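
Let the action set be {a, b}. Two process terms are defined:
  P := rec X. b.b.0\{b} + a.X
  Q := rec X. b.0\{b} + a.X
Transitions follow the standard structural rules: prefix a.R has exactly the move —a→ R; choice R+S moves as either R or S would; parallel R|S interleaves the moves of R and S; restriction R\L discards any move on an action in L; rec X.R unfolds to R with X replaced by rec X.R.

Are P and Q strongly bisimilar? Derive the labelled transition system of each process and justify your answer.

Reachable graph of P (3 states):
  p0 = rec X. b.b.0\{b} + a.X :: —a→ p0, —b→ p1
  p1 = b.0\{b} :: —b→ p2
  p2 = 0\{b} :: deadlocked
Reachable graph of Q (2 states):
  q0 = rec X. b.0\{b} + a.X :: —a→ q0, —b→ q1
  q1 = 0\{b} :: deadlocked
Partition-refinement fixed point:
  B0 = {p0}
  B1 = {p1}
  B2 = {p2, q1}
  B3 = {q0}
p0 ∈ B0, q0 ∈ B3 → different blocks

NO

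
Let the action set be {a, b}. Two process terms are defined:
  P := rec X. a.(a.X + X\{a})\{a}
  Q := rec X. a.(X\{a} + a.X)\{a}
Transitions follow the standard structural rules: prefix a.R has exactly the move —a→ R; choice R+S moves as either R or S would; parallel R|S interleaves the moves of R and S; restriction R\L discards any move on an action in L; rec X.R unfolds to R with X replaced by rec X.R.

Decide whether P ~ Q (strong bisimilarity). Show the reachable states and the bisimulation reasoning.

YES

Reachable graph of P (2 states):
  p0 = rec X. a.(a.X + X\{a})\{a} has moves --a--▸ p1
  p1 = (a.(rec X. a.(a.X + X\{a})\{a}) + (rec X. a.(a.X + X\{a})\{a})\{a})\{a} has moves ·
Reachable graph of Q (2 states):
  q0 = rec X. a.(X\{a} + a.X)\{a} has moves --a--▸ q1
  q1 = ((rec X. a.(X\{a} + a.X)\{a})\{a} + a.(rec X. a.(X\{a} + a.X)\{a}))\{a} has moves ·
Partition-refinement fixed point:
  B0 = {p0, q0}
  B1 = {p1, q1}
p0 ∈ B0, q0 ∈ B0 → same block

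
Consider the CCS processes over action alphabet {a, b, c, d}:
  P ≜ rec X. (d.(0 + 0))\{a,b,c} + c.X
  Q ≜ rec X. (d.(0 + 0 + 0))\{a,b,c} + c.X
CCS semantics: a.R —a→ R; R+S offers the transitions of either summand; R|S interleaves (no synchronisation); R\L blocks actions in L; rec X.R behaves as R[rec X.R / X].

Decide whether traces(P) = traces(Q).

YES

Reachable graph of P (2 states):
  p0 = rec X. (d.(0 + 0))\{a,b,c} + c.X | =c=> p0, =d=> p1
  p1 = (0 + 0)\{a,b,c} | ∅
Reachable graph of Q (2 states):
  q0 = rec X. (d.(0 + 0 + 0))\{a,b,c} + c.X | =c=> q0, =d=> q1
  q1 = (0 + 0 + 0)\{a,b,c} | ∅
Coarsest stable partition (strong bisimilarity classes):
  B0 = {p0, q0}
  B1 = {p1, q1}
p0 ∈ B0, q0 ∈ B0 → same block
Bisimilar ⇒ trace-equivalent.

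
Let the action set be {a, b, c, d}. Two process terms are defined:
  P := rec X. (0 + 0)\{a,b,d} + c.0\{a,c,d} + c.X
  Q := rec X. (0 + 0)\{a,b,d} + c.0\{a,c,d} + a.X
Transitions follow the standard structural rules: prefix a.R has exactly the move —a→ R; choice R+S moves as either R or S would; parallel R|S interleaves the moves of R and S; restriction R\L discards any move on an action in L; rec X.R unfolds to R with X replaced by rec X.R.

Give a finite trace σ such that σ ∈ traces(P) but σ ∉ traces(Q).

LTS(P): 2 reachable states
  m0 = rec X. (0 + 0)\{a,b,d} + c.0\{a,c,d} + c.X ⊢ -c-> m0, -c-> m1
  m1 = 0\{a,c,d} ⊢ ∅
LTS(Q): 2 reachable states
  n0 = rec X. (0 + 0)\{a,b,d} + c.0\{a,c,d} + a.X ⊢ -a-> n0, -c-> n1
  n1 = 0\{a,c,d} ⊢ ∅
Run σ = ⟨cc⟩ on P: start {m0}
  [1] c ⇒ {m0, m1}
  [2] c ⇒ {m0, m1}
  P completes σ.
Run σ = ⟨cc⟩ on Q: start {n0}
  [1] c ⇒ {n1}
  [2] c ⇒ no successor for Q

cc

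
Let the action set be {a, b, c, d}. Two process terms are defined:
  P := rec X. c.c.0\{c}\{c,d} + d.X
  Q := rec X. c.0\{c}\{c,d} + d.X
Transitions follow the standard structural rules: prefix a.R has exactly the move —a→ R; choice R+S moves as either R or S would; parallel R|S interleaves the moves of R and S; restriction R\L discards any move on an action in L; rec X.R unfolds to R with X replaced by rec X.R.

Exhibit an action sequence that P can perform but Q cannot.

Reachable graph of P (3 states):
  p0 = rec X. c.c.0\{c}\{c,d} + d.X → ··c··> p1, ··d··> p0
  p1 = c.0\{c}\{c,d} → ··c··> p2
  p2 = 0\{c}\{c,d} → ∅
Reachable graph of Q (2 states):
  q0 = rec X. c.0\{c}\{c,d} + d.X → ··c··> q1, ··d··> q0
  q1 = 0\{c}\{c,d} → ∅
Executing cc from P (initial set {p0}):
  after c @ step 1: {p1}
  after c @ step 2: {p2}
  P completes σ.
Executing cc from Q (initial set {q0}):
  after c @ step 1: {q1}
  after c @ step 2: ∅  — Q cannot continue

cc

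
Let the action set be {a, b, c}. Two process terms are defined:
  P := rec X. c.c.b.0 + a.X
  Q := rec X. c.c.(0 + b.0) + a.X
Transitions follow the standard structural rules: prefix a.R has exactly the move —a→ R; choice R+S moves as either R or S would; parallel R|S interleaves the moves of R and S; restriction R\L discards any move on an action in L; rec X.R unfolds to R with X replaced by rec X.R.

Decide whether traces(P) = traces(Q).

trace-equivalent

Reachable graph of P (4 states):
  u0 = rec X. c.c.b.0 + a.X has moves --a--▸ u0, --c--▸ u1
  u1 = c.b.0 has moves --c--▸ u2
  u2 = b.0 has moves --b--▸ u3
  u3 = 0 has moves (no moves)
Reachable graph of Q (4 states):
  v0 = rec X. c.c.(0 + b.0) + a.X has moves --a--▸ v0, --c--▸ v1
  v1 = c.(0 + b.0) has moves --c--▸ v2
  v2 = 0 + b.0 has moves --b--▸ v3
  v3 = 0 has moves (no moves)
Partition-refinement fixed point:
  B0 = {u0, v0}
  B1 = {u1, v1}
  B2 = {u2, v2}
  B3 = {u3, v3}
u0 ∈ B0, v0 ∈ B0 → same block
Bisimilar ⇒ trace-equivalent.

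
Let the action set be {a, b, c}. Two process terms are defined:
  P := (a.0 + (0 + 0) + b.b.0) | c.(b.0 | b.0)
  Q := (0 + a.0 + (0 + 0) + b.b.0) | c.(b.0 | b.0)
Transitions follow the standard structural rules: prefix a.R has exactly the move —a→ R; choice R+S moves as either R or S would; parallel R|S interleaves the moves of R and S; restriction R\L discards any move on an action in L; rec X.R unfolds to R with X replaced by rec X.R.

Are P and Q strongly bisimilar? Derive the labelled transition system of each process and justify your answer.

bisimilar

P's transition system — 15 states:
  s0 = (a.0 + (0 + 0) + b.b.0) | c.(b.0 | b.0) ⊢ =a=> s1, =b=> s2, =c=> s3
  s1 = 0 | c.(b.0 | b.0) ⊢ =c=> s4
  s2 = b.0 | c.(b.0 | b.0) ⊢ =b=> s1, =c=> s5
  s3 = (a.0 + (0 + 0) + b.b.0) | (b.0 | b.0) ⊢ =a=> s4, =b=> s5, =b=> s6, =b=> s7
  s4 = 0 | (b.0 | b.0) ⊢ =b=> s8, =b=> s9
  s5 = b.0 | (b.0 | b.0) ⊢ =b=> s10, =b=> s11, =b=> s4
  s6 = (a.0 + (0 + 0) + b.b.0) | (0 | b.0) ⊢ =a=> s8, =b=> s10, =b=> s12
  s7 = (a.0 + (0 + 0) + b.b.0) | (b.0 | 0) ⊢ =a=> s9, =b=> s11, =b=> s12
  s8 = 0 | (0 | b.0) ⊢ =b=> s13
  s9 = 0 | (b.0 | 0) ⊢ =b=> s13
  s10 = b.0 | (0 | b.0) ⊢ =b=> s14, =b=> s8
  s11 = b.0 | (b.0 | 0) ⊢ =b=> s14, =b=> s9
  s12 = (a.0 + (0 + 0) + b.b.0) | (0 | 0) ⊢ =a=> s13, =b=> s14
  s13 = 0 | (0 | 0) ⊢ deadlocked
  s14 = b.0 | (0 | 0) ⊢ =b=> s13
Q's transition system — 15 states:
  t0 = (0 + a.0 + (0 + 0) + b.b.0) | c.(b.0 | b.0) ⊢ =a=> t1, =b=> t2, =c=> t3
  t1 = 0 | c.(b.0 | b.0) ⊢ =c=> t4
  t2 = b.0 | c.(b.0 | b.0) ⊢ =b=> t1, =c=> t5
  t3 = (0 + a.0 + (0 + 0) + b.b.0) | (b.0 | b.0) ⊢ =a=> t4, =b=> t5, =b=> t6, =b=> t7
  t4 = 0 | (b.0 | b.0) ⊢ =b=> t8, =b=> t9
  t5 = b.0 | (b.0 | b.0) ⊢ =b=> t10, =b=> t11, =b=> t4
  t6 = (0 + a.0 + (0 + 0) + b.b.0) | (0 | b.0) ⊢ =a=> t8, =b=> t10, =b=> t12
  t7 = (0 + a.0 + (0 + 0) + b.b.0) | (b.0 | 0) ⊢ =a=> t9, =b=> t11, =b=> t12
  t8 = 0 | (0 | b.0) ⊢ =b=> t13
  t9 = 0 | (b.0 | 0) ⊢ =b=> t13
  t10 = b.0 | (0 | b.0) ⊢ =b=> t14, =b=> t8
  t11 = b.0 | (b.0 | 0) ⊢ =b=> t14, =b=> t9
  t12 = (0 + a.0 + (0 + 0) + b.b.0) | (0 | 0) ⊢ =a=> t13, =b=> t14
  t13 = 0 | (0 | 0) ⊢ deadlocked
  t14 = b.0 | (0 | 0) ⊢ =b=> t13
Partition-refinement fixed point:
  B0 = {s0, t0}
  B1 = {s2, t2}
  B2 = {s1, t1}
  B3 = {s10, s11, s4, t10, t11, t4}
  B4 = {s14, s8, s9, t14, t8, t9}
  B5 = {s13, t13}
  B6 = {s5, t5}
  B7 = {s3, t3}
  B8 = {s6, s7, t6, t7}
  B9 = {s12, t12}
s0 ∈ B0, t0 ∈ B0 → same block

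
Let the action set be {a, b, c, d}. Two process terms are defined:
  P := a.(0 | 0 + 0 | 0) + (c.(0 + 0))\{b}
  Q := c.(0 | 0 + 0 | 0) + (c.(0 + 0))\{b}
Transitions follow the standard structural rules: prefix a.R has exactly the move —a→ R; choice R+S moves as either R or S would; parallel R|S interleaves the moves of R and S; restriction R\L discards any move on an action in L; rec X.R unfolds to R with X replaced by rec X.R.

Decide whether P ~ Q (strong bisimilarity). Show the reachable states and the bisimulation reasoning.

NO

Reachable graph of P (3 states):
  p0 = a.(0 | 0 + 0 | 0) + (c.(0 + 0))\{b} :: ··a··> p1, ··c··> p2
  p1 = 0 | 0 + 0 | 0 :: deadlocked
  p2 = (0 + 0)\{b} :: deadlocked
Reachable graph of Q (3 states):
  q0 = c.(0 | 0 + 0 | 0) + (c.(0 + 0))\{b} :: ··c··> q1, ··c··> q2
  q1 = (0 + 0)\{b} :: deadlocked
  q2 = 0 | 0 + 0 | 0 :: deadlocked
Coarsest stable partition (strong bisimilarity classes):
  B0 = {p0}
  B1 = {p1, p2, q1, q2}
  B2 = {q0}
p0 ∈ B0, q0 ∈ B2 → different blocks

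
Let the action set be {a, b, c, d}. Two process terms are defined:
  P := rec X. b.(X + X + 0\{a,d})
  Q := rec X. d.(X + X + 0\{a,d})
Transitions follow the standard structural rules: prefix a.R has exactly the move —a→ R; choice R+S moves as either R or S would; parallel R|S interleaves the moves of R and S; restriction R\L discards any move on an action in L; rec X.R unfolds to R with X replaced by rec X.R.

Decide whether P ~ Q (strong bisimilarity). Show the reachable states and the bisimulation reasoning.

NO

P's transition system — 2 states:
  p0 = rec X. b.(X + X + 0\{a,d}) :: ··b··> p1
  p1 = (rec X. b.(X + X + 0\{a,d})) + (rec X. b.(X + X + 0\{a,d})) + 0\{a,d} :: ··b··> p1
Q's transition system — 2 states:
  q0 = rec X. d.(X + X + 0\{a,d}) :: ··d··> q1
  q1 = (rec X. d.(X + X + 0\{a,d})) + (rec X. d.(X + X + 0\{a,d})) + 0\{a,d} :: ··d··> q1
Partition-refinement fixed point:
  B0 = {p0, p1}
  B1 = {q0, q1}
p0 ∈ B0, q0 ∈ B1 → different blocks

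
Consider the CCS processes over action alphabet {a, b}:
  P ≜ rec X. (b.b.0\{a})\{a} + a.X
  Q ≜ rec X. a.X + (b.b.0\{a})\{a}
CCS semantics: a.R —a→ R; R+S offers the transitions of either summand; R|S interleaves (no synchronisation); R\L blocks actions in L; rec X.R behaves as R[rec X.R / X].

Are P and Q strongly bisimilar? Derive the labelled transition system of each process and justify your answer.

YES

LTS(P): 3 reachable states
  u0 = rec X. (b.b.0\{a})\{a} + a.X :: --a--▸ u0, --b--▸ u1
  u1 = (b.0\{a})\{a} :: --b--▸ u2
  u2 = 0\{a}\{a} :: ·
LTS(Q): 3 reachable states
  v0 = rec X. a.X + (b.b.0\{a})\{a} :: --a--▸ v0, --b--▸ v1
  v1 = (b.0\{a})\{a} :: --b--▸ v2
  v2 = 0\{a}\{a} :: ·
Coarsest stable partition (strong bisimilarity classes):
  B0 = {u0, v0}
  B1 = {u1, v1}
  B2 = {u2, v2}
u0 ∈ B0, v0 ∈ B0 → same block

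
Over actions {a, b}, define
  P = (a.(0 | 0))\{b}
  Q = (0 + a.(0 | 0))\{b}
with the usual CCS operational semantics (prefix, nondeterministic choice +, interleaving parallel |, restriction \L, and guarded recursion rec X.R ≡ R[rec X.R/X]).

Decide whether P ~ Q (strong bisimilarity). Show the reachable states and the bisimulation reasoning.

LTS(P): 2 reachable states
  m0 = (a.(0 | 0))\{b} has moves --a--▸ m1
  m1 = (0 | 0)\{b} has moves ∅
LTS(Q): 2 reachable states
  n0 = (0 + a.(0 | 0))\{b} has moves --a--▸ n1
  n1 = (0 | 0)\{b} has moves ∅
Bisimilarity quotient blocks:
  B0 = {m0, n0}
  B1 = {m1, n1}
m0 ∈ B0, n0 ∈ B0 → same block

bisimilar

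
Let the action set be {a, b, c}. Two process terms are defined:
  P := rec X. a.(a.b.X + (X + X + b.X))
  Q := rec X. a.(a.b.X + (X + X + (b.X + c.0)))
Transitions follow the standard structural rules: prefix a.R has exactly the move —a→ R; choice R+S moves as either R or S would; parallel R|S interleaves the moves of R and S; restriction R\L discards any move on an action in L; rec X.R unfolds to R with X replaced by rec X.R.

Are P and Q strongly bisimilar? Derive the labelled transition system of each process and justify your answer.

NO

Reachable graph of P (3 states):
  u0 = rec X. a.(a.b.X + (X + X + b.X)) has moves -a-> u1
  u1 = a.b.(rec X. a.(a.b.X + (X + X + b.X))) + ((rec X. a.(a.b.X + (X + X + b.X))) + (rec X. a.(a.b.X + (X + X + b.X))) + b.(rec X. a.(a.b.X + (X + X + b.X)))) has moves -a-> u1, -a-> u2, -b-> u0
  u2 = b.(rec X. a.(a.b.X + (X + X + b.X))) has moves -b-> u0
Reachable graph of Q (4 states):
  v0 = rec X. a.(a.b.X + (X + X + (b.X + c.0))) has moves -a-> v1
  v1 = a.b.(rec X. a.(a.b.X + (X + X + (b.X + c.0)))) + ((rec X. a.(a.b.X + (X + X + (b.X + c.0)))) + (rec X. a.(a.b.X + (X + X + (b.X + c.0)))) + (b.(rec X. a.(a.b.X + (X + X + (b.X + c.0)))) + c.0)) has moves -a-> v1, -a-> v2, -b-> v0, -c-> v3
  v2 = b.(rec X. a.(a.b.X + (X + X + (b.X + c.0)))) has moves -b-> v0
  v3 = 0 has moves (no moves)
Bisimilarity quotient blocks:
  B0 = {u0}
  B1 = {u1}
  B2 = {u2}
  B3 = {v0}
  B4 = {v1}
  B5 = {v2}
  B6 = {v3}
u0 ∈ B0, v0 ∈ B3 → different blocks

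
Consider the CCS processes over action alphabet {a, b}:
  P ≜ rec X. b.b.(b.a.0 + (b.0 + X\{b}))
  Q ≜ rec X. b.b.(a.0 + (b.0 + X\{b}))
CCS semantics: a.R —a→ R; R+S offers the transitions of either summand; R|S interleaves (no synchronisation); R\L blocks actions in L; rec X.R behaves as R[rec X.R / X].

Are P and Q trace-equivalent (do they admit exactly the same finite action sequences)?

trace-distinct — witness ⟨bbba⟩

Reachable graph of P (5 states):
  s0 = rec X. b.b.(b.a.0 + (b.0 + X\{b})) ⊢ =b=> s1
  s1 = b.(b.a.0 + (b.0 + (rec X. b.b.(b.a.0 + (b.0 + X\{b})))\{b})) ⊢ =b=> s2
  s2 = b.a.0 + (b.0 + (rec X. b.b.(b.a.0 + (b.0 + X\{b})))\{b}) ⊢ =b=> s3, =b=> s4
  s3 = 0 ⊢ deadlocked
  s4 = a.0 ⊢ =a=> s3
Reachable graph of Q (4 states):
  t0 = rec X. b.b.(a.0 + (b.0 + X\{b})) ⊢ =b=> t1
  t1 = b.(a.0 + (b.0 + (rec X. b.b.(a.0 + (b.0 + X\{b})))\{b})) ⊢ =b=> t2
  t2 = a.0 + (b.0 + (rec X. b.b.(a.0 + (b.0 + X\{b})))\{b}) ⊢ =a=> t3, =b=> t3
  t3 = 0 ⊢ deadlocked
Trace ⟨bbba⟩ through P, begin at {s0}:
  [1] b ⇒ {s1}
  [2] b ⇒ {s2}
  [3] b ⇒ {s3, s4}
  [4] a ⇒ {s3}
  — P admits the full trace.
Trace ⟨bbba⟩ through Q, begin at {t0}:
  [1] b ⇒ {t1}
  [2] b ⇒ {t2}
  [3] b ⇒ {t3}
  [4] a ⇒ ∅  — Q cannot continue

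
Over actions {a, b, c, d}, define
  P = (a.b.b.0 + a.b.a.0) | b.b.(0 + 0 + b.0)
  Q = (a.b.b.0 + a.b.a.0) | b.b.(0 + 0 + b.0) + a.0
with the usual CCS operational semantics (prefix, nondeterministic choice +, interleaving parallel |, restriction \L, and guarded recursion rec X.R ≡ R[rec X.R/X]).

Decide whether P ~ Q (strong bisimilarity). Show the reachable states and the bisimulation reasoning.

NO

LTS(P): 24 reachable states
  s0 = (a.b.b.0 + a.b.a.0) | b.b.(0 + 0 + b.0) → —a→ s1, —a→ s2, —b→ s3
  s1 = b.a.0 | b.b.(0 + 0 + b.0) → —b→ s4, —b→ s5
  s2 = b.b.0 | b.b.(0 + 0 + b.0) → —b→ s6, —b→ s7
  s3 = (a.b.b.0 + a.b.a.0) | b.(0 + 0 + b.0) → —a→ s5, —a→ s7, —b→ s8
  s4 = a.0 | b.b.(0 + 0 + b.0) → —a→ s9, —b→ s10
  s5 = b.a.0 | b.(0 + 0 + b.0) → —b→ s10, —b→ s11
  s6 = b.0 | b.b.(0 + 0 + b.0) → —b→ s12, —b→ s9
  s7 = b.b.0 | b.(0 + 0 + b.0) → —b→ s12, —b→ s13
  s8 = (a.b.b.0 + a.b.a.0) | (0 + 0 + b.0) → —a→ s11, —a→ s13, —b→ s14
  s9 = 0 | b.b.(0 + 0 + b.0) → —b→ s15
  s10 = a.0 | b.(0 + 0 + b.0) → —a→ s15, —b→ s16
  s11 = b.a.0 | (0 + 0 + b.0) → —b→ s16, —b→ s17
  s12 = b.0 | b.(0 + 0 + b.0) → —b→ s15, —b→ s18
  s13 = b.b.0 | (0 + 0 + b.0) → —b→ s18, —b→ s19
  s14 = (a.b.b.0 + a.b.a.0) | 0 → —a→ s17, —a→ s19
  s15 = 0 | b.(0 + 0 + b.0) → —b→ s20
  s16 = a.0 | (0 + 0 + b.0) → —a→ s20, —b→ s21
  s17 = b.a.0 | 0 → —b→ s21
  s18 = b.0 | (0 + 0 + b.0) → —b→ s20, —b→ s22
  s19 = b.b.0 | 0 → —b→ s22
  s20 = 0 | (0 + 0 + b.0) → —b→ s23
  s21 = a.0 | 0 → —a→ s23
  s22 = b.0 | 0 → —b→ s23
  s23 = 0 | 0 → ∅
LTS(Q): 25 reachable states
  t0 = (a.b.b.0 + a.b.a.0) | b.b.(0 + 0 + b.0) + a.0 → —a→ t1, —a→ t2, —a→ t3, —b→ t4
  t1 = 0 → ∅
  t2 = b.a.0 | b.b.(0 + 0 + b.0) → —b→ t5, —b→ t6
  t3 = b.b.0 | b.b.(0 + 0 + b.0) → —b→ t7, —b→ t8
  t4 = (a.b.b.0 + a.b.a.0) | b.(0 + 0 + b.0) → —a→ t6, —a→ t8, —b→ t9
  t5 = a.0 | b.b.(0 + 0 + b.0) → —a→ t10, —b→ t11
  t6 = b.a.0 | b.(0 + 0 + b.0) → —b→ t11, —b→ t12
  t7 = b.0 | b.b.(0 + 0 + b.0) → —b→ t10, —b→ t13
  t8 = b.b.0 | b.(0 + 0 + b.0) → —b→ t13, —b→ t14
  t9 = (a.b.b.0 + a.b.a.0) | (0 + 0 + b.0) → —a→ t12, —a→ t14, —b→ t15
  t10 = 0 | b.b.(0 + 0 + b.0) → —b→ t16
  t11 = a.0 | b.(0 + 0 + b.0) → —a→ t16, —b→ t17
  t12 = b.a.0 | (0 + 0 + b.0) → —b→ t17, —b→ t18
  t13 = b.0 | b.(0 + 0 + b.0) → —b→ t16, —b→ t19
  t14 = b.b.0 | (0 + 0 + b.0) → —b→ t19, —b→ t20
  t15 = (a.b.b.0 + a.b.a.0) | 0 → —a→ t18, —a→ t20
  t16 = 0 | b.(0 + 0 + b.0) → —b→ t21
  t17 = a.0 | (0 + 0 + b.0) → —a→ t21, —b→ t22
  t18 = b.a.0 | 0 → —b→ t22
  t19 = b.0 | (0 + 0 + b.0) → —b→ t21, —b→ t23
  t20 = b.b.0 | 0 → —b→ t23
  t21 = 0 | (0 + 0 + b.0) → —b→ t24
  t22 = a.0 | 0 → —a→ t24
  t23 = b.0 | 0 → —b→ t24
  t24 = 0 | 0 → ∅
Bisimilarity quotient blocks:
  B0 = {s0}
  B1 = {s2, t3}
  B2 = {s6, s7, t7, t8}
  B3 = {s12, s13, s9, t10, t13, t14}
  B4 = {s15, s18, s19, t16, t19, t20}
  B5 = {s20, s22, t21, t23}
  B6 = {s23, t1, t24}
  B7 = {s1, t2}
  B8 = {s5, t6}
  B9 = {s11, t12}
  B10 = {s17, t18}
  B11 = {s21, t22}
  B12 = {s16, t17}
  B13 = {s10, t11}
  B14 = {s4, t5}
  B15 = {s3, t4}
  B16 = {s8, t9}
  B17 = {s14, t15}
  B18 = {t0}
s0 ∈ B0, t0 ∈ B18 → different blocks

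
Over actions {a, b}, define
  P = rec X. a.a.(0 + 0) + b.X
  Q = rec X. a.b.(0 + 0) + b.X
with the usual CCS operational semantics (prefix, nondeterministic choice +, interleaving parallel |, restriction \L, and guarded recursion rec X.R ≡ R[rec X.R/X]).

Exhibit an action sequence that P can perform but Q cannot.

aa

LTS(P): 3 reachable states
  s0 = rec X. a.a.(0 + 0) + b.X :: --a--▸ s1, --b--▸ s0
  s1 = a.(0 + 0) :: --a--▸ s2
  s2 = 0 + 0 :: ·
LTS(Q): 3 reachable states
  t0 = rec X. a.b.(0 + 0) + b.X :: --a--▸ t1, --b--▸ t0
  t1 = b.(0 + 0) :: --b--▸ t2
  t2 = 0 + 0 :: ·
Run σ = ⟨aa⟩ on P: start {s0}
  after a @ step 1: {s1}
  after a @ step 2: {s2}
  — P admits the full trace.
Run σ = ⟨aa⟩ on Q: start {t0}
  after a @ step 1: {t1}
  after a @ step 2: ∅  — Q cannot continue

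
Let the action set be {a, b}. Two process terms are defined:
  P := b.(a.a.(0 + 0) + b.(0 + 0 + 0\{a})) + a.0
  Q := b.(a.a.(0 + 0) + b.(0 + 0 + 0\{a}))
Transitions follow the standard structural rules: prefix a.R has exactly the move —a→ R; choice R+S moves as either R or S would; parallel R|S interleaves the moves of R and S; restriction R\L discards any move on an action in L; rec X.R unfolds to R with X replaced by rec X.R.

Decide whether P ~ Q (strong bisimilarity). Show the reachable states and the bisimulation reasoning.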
◆ ◆ ◆ ◆
▶ Problem description: Everything from the line containing "Q := b.(a.a.(0" through the end of the entries above should be retyped exactly, and nothing else.

▶ Solution to the problem:
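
  Q := b.(a.a.(0 + 0) + b.(0 + 0 + 0\{a}))
Transitions follow the standard structural rules: prefix a.R has exactly the move —a→ R; choice R+S moves as either R or S would; parallel R|S interleaves the moves of R and S; restriction R\L discards any move on an action in L; rec X.R unfolds to R with X replaced by rec X.R.

Decide whether P ~ Q (strong bisimilarity). Show the reachable states and the bisimulation reasoning.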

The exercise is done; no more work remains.